# Work required
Every line from the one containing "v = (-0.1000, 0.6000, -0.6000)" to the end of the records below, written out word for word, is the whole answer.

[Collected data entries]
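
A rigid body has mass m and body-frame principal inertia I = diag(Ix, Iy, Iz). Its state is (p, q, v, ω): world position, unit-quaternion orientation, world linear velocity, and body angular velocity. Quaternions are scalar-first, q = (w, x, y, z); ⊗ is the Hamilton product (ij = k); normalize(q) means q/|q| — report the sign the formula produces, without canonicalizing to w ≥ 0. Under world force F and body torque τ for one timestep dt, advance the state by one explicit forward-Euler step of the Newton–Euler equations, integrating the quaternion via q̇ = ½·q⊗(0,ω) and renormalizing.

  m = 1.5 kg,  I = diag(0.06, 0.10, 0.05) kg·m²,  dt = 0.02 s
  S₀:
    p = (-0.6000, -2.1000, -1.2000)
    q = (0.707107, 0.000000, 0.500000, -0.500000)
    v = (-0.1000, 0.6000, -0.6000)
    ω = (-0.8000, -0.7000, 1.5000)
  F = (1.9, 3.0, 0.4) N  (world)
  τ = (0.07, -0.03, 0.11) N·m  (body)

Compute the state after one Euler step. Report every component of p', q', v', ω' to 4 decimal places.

p' = (-0.6020, -2.0880, -1.2120)
q' = (0.7180, -0.0017, 0.4990, -0.4853)
v' = (-0.0747, 0.6400, -0.5947)
ω' = (-0.7942, -0.7036, 1.5350)

α = I⁻¹(τ − ω×Iω) = (0.2917, -0.1800, 1.7520)
ω + α·dt = (-0.7942, -0.7036, 1.5350)
q⊗(0,ω) = (1.1000000, -0.1656856, -0.0949749, 1.4606605)
updated quaternion q' = (0.7180, -0.0017, 0.4990, -0.4853)
a = F/m = (1.2667, 2.0000, 0.2667)
new position p' = (-0.6020, -2.0880, -1.2120)
v' = v + a·dt = (-0.0747, 0.6400, -0.5947)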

# Expected answer
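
    v = (-0.1000, 0.6000, -0.6000)
    ω = (-0.8000, -0.7000, 1.5000)
  F = (1.9, 3.0, 0.4) N  (world)
  τ = (0.07, -0.03, 0.11) N·m  (body)

Compute the state after one Euler step. Report every component of p', q', v', ω' to 4 decimal places.

p' = (-0.6020, -2.0880, -1.2120)
q' = (0.7180, -0.0017, 0.4990, -0.4853)
v' = (-0.0747, 0.6400, -0.5947)
ω' = (-0.7942, -0.7036, 1.5350)

α = I⁻¹(τ − ω×Iω) = (0.2917, -0.1800, 1.7520)
ω + α·dt = (-0.7942, -0.7036, 1.5350)
q⊗(0,ω) = (1.1000000, -0.1656856, -0.0949749, 1.4606605)
updated quaternion q' = (0.7180, -0.0017, 0.4990, -0.4853)
a = F/m = (1.2667, 2.0000, 0.2667)
new position p' = (-0.6020, -2.0880, -1.2120)
v' = v + a·dt = (-0.0747, 0.6400, -0.5947)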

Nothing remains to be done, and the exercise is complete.